++++ GIVEN INFORMATION

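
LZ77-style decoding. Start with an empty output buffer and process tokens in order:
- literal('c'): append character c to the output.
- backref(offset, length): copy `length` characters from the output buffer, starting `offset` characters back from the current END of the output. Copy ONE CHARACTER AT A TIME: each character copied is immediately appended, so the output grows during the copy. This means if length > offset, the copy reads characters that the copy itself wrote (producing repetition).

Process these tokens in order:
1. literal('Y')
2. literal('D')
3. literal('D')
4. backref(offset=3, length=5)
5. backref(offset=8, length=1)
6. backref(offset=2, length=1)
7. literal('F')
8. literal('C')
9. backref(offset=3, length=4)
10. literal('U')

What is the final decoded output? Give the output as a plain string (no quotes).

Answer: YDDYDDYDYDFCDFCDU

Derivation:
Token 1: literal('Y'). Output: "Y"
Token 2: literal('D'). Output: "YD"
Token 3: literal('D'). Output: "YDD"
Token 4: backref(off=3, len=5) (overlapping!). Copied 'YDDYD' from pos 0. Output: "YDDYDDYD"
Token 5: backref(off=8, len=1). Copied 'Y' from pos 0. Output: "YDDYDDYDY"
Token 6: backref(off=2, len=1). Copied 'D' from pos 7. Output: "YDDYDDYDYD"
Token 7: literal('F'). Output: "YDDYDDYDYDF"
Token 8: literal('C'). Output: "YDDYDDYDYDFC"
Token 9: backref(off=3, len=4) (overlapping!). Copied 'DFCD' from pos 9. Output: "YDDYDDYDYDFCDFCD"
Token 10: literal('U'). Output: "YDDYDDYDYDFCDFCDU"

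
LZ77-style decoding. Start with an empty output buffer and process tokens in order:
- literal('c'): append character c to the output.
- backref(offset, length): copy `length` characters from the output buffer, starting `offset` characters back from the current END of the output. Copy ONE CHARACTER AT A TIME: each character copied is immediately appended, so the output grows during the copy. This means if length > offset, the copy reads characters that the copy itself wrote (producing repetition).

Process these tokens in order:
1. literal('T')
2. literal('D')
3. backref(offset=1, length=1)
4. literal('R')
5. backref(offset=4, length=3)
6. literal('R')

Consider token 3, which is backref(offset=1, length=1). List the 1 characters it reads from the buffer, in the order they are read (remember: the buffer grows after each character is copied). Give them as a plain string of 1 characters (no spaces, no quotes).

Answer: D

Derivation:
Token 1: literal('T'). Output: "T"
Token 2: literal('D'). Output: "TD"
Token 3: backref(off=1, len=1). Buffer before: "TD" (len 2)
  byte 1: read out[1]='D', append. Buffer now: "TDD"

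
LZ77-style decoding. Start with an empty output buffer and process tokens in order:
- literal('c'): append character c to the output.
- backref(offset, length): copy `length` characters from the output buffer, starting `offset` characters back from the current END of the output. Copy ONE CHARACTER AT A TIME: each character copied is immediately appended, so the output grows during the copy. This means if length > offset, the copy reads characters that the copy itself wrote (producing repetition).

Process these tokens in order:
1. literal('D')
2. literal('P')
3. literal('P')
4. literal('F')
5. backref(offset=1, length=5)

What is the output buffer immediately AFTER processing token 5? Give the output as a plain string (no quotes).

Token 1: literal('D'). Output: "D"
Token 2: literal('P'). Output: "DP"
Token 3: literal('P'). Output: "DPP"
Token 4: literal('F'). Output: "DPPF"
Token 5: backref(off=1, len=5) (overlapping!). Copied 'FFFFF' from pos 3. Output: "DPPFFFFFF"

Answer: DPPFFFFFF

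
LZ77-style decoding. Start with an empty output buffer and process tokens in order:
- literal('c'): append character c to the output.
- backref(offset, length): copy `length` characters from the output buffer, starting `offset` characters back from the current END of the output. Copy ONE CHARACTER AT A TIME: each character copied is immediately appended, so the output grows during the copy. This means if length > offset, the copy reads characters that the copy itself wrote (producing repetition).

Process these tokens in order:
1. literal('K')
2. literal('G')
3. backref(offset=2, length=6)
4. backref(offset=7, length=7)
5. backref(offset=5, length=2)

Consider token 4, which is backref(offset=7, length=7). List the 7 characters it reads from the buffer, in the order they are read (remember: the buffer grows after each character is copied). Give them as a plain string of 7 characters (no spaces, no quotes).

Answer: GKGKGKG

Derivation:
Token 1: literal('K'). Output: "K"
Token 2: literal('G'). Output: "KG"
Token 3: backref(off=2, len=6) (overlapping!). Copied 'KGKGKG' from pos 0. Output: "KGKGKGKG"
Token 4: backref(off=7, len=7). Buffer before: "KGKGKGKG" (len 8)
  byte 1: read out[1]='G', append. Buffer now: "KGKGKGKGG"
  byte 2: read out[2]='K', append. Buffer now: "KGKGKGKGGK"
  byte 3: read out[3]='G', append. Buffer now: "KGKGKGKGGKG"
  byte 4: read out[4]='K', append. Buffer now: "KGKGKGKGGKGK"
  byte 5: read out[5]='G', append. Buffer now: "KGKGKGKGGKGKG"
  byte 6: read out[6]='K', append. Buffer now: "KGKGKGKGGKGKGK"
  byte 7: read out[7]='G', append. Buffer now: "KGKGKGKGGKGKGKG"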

++++++++
++++ GIVEN INFORMATION

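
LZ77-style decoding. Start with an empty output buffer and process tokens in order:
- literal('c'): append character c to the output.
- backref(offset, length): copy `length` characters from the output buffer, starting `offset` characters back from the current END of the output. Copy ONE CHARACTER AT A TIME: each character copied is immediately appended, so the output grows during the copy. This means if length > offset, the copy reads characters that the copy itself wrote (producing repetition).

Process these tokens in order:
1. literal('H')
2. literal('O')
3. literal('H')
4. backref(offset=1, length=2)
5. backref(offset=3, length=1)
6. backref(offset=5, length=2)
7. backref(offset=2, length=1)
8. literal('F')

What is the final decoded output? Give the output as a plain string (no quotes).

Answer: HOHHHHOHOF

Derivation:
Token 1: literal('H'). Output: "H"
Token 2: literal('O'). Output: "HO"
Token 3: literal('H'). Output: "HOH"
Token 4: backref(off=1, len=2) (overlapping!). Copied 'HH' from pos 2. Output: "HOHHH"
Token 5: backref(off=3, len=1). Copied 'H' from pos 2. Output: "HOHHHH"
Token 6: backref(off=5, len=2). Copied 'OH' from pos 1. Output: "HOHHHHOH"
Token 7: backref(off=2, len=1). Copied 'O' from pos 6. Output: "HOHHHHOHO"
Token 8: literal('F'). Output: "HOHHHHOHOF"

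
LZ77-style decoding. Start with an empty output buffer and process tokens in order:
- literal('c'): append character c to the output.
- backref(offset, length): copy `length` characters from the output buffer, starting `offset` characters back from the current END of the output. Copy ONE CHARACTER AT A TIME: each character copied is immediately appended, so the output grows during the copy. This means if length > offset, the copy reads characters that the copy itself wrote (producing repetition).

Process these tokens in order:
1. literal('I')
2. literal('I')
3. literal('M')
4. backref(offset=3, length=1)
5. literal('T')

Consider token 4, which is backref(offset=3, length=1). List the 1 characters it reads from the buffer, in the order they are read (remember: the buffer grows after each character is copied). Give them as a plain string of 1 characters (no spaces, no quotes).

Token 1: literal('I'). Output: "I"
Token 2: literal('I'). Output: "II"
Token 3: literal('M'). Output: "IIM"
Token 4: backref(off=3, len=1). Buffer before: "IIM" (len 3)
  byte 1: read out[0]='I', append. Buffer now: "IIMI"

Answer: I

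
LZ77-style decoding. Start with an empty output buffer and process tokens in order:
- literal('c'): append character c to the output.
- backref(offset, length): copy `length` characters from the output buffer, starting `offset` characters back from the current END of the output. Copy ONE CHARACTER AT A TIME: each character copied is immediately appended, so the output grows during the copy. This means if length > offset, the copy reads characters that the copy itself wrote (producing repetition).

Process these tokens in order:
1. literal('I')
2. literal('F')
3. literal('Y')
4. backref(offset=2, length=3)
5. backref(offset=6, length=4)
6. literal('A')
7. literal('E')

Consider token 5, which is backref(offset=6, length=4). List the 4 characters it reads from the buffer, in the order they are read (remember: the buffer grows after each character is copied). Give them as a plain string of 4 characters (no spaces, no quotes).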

++++++++
++++ GIVEN INFORMATION

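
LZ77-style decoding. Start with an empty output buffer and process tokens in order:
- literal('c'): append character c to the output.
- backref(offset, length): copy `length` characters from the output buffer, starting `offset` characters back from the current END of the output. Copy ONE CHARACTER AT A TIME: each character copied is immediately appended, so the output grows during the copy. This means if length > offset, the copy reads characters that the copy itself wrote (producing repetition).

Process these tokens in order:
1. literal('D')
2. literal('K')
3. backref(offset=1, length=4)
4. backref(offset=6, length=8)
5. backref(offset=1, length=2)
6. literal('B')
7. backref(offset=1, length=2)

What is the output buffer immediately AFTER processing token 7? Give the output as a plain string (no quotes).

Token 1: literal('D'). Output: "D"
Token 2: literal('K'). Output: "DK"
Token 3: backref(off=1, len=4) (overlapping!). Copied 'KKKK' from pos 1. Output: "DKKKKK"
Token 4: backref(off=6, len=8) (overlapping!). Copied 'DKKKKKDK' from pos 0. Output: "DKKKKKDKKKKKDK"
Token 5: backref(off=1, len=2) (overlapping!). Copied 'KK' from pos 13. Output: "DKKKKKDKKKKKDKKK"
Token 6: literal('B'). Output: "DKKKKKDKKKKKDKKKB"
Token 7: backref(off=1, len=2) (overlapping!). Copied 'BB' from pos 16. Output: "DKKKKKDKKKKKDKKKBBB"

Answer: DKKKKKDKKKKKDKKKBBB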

++++++++

• _WHAT NEEDS TO BE DONE_
Of all the entries above, retype exactly the lines from the line with "7. literal('E')" to the line with "Consider token 5, which", both included, and no others.

• _ANSWER BOX_
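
7. literal('E')

Consider token 5, which is backref(offset=6, length=4). List the 4 characters it reads from the buffer, in the order they are read (remember: the buffer grows after each character is copied). Give them as a plain string of 4 characters (no spaces, no quotes).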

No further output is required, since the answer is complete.